- What is needed -
The expected answer comprises all lines from the entries that contain the string "pair".

- Input records -
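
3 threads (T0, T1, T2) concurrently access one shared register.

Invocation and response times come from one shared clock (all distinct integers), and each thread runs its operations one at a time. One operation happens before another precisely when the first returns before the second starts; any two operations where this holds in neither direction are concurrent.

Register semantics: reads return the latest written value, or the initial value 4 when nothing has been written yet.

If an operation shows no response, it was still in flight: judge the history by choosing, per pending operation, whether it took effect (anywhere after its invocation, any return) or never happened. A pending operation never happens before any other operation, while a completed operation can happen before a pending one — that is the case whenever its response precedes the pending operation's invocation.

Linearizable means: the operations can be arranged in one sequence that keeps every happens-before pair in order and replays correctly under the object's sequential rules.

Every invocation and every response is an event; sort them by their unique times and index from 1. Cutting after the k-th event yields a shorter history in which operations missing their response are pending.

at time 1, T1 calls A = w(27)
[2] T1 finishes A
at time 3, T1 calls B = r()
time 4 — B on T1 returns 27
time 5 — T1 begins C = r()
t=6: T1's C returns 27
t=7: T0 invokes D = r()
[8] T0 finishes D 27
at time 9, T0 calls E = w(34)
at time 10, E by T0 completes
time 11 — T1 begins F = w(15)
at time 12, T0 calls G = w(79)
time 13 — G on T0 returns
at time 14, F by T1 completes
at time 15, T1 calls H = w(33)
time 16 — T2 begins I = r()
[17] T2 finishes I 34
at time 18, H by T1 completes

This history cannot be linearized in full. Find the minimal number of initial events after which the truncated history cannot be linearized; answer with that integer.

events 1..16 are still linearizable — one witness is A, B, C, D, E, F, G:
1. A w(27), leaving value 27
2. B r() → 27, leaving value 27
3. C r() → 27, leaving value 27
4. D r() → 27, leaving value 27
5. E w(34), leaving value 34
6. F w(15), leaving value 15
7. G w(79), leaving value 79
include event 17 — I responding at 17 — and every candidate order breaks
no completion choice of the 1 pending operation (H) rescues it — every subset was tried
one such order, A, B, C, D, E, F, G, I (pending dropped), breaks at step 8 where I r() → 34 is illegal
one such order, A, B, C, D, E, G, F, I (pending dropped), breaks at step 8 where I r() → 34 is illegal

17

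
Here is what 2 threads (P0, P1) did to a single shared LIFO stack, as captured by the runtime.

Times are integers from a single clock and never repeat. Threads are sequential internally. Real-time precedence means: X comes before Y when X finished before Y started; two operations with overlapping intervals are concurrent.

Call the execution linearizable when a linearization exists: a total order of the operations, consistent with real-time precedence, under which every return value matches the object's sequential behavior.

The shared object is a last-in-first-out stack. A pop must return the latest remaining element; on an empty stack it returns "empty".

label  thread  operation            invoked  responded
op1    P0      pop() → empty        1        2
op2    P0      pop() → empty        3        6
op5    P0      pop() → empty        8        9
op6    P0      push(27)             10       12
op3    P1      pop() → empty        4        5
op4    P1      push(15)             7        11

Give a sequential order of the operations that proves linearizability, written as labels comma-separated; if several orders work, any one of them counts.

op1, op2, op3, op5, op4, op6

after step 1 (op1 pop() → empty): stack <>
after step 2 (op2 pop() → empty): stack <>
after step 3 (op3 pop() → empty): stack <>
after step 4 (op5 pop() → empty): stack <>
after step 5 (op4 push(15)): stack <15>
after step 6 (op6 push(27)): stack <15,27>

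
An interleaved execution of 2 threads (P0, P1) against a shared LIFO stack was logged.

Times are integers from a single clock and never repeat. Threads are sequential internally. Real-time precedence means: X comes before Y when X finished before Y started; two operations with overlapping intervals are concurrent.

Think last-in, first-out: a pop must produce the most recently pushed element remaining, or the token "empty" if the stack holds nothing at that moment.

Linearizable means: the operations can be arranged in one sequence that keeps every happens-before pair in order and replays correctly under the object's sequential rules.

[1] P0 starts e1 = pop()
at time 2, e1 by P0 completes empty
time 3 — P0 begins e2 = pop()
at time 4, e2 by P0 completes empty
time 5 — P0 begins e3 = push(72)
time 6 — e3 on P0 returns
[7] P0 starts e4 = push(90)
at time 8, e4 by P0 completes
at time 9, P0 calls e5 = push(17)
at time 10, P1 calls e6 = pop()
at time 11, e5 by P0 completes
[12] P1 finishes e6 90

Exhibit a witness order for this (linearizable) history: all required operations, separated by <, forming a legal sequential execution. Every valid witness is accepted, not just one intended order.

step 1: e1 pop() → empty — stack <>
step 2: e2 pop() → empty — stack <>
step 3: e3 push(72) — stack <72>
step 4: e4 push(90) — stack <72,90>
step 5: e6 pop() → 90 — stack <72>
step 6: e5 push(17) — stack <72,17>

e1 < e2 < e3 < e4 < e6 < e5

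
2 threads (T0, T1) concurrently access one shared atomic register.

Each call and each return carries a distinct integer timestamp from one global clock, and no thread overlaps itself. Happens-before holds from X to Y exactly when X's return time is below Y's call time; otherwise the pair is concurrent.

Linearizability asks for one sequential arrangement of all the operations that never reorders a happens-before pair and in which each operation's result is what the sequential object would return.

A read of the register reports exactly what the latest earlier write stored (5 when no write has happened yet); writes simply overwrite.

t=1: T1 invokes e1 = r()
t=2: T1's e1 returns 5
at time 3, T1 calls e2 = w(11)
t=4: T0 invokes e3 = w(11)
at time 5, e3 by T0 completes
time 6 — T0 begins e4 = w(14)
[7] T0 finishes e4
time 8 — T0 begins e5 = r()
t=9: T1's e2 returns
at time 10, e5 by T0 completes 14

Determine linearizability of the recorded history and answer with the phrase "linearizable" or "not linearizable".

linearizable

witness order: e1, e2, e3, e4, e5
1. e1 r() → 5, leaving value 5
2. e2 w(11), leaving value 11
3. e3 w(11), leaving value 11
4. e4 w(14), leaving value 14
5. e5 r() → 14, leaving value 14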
...
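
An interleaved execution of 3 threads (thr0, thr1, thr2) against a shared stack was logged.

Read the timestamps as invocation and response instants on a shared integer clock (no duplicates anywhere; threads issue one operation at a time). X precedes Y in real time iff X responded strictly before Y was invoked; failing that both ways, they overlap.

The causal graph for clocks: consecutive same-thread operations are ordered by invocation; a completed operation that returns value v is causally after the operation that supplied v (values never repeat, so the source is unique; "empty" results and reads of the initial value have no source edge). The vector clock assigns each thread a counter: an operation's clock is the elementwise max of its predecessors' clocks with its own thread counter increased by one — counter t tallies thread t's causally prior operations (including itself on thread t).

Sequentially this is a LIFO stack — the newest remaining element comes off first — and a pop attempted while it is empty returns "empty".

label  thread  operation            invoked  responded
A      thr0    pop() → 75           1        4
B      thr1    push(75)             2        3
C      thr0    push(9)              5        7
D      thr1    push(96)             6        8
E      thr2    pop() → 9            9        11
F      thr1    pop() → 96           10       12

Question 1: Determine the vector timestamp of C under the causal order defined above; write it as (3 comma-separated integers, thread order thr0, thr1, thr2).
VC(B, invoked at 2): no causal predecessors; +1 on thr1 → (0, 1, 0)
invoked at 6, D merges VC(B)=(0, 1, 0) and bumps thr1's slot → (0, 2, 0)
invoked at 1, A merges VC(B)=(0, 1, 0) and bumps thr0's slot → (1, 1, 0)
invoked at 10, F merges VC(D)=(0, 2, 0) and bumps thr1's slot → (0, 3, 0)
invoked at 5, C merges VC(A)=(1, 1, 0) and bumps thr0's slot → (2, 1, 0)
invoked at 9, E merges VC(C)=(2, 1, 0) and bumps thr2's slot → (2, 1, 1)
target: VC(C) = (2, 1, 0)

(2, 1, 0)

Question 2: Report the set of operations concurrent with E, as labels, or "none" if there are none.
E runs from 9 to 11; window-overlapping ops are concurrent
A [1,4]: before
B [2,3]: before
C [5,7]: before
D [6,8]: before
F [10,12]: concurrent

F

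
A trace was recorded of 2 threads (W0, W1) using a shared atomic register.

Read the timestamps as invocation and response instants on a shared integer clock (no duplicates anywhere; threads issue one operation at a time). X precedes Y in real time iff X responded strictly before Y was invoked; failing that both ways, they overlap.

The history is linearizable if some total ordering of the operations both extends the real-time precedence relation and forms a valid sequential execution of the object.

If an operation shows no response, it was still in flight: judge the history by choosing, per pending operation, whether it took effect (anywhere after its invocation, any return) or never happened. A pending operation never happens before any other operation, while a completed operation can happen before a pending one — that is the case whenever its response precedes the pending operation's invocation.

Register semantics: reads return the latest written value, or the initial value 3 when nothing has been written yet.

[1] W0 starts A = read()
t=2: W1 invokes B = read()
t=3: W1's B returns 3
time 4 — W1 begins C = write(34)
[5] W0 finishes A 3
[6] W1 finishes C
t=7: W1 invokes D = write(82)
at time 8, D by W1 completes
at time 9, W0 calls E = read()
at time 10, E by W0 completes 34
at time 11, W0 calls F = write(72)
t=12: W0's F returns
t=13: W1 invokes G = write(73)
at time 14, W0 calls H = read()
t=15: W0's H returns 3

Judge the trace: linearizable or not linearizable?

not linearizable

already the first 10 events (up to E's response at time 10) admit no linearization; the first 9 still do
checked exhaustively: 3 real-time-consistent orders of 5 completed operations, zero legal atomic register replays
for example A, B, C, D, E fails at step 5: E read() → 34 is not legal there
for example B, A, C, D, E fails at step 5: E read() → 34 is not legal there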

- Response to the task -
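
Linearizable means: the operations can be arranged in one sequence that keeps every happens-before pair in order and replays correctly under the object's sequential rules.
Linearizable means: the operations can be arranged in one sequence that keeps every happens-before pair in order and replays correctly under the object's sequential rules.
Each call and each return carries a distinct integer timestamp from one global clock, and no thread overlaps itself. Happens-before holds from X to Y exactly when X's return time is below Y's call time; otherwise the pair is concurrent.
Linearizability asks for one sequential arrangement of all the operations that never reorders a happens-before pair and in which each operation's result is what the sequential object would return.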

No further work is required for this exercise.